▶ **WORKING DATA**

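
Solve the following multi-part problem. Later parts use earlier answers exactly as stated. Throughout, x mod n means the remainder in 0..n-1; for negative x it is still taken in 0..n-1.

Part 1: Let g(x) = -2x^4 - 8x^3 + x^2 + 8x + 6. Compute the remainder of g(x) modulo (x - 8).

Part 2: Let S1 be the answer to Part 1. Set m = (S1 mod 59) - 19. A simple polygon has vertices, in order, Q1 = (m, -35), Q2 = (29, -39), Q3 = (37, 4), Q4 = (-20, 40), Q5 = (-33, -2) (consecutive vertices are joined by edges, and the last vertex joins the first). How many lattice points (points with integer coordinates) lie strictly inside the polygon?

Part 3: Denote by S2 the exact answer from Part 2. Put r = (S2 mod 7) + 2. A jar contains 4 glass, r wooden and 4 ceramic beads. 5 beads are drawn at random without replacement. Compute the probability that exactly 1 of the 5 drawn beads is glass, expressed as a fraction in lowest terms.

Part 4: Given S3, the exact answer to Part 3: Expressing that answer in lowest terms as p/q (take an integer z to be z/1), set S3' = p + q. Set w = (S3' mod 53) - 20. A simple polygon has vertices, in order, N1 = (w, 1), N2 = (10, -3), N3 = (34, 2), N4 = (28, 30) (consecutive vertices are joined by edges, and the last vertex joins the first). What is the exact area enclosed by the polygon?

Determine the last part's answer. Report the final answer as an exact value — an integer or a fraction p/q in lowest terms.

Part 1: remainder = value at the root: -2*(8)^4 - 8*(8)^3 + 1*(8)^2 + 8*(8)^1 + 6 = (-8192) + (-4096) + (64) + (64) + (6) = -12154; answer -12154
Part 2: S1 = -12154; m = -19; cross terms: (-19*-39 - 29*-35)=1756, (29*4 - 37*-39)=1559, (37*40 - -20*4)=1560, (-20*-2 - -33*40)=1360, (-33*-35 - -19*-2)=1117; twice the area = |7352| = 7352; area = 3676; boundary points = 4 + 1 + 3 + 1 + 1 = 10; strictly interior points = area - boundary/2 + 1 = 3672; answer 3672
Part 3: S2 = 3672; r = 6; total draws C(14,5) = 2002; favorable C(4,1)*C(10,4) = 840; P = 60/143; answer 60/143
Part 4: S3 = 60/143; threaded value p + q = 203; w = 24; cross terms: (24*-3 - 10*1)=-82, (10*2 - 34*-3)=122, (34*30 - 28*2)=964, (28*1 - 24*30)=-692; twice the area = |312| = 312; area = 156; answer 156

156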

▶ **EXERCISE INSTRUCTIONS**
Could you reproduce all of the entries above exactly?

▶ **ANSWER SECTION**
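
Solve the following multi-part problem. Later parts use earlier answers exactly as stated. Throughout, x mod n means the remainder in 0..n-1; for negative x it is still taken in 0..n-1.

Part 1: Let g(x) = -2x^4 - 8x^3 + x^2 + 8x + 6. Compute the remainder of g(x) modulo (x - 8).

Part 2: Let S1 be the answer to Part 1. Set m = (S1 mod 59) - 19. A simple polygon has vertices, in order, Q1 = (m, -35), Q2 = (29, -39), Q3 = (37, 4), Q4 = (-20, 40), Q5 = (-33, -2) (consecutive vertices are joined by edges, and the last vertex joins the first). How many lattice points (points with integer coordinates) lie strictly inside the polygon?

Part 3: Denote by S2 the exact answer from Part 2. Put r = (S2 mod 7) + 2. A jar contains 4 glass, r wooden and 4 ceramic beads. 5 beads are drawn at random without replacement. Compute the probability that exactly 1 of the 5 drawn beads is glass, expressed as a fraction in lowest terms.

Part 4: Given S3, the exact answer to Part 3: Expressing that answer in lowest terms as p/q (take an integer z to be z/1), set S3' = p + q. Set w = (S3' mod 53) - 20. A simple polygon has vertices, in order, N1 = (w, 1), N2 = (10, -3), N3 = (34, 2), N4 = (28, 30) (consecutive vertices are joined by edges, and the last vertex joins the first). What is the exact area enclosed by the polygon?

Determine the last part's answer. Report the final answer as an exact value — an integer or a fraction p/q in lowest terms.

Part 1: remainder = value at the root: -2*(8)^4 - 8*(8)^3 + 1*(8)^2 + 8*(8)^1 + 6 = (-8192) + (-4096) + (64) + (64) + (6) = -12154; answer -12154
Part 2: S1 = -12154; m = -19; cross terms: (-19*-39 - 29*-35)=1756, (29*4 - 37*-39)=1559, (37*40 - -20*4)=1560, (-20*-2 - -33*40)=1360, (-33*-35 - -19*-2)=1117; twice the area = |7352| = 7352; area = 3676; boundary points = 4 + 1 + 3 + 1 + 1 = 10; strictly interior points = area - boundary/2 + 1 = 3672; answer 3672
Part 3: S2 = 3672; r = 6; total draws C(14,5) = 2002; favorable C(4,1)*C(10,4) = 840; P = 60/143; answer 60/143
Part 4: S3 = 60/143; threaded value p + q = 203; w = 24; cross terms: (24*-3 - 10*1)=-82, (10*2 - 34*-3)=122, (34*30 - 28*2)=964, (28*1 - 24*30)=-692; twice the area = |312| = 312; area = 156; answer 156

156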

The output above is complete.